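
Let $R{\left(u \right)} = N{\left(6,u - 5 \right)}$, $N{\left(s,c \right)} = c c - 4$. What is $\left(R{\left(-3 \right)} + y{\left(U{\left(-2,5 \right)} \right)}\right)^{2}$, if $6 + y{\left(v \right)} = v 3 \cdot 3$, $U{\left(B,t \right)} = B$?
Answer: $1296$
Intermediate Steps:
$N{\left(s,c \right)} = -4 + c^{2}$ ($N{\left(s,c \right)} = c^{2} - 4 = -4 + c^{2}$)
$R{\left(u \right)} = -4 + \left(-5 + u\right)^{2}$ ($R{\left(u \right)} = -4 + \left(u - 5\right)^{2} = -4 + \left(-5 + u\right)^{2}$)
$y{\left(v \right)} = -6 + 9 v$ ($y{\left(v \right)} = -6 + v 3 \cdot 3 = -6 + 3 v 3 = -6 + 9 v$)
$\left(R{\left(-3 \right)} + y{\left(U{\left(-2,5 \right)} \right)}\right)^{2} = \left(\left(-4 + \left(-5 - 3\right)^{2}\right) + \left(-6 + 9 \left(-2\right)\right)\right)^{2} = \left(\left(-4 + \left(-8\right)^{2}\right) - 24\right)^{2} = \left(\left(-4 + 64\right) - 24\right)^{2} = \left(60 - 24\right)^{2} = 36^{2} = 1296$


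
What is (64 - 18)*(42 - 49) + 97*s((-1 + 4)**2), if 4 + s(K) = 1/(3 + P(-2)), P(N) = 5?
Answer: -5583/8 ≈ -697.88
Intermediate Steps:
s(K) = -31/8 (s(K) = -4 + 1/(3 + 5) = -4 + 1/8 = -31/8)
(64 - 18)*(42 - 49) + 97*s((-1 + 4)**2) = (64 - 18)*(42 - 49) + 97*(-31/8) = 46*(-7) - 3007/8 = -322 - 3007/8 = -5583/8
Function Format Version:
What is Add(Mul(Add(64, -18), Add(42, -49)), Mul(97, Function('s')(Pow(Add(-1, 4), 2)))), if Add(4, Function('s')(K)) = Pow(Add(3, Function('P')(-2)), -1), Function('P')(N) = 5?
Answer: Rational(-5583, 8) ≈ -697.88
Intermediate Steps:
Function('s')(K) = Rational(-31, 8) (Function('s')(K) = Add(-4, Pow(Add(3, 5), -1)) = Add(-4, Pow(8, -1)) = Add(-4, Rational(1, 8)) = Rational(-31, 8))
Add(Mul(Add(64, -18), Add(42, -49)), Mul(97, Function('s')(Pow(Add(-1, 4), 2)))) = Add(Mul(Add(64, -18), Add(42, -49)), Mul(97, Rational(-31, 8))) = Add(Mul(46, -7), Rational(-3007, 8)) = Add(-322, Rational(-3007, 8)) = Rational(-5583, 8)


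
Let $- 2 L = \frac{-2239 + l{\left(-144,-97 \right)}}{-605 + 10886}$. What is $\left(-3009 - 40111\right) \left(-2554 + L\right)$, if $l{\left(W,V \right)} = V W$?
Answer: $\frac{1132483780120}{10281} \approx 1.1015 \cdot 10^{8}$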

#####

**Exercise prompt:** Copy every record above exactly as it is.

**Exercise answer:**
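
Let $R{\left(u \right)} = N{\left(6,u - 5 \right)}$, $N{\left(s,c \right)} = c c - 4$. What is $\left(R{\left(-3 \right)} + y{\left(U{\left(-2,5 \right)} \right)}\right)^{2}$, if $6 + y{\left(v \right)} = v 3 \cdot 3$, $U{\left(B,t \right)} = B$?
Answer: $1296$
Intermediate Steps:
$N{\left(s,c \right)} = -4 + c^{2}$ ($N{\left(s,c \right)} = c^{2} - 4 = -4 + c^{2}$)
$R{\left(u \right)} = -4 + \left(-5 + u\right)^{2}$ ($R{\left(u \right)} = -4 + \left(u - 5\right)^{2} = -4 + \left(-5 + u\right)^{2}$)
$y{\left(v \right)} = -6 + 9 v$ ($y{\left(v \right)} = -6 + v 3 \cdot 3 = -6 + 3 v 3 = -6 + 9 v$)
$\left(R{\left(-3 \right)} + y{\left(U{\left(-2,5 \right)} \right)}\right)^{2} = \left(\left(-4 + \left(-5 - 3\right)^{2}\right) + \left(-6 + 9 \left(-2\right)\right)\right)^{2} = \left(\left(-4 + \left(-8\right)^{2}\right) - 24\right)^{2} = \left(\left(-4 + 64\right) - 24\right)^{2} = \left(60 - 24\right)^{2} = 36^{2} = 1296$


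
What is (64 - 18)*(42 - 49) + 97*s((-1 + 4)**2), if 4 + s(K) = 1/(3 + P(-2)), P(N) = 5?
Answer: -5583/8 ≈ -697.88
Intermediate Steps:
s(K) = -31/8 (s(K) = -4 + 1/(3 + 5) = -4 + 1/8 = -31/8)
(64 - 18)*(42 - 49) + 97*s((-1 + 4)**2) = (64 - 18)*(42 - 49) + 97*(-31/8) = 46*(-7) - 3007/8 = -322 - 3007/8 = -5583/8
Function Format Version:
What is Add(Mul(Add(64, -18), Add(42, -49)), Mul(97, Function('s')(Pow(Add(-1, 4), 2)))), if Add(4, Function('s')(K)) = Pow(Add(3, Function('P')(-2)), -1), Function('P')(N) = 5?
Answer: Rational(-5583, 8) ≈ -697.88
Intermediate Steps:
Function('s')(K) = Rational(-31, 8) (Function('s')(K) = Add(-4, Pow(Add(3, 5), -1)) = Add(-4, Pow(8, -1)) = Add(-4, Rational(1, 8)) = Rational(-31, 8))
Add(Mul(Add(64, -18), Add(42, -49)), Mul(97, Function('s')(Pow(Add(-1, 4), 2)))) = Add(Mul(Add(64, -18), Add(42, -49)), Mul(97, Rational(-31, 8))) = Add(Mul(46, -7), Rational(-3007, 8)) = Add(-322, Rational(-3007, 8)) = Rational(-5583, 8)


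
Let $- 2 L = \frac{-2239 + l{\left(-144,-97 \right)}}{-605 + 10886}$. What is $\left(-3009 - 40111\right) \left(-2554 + L\right)$, if $l{\left(W,V \right)} = V W$?
Answer: $\frac{1132483780120}{10281} \approx 1.1015 \cdot 10^{8}$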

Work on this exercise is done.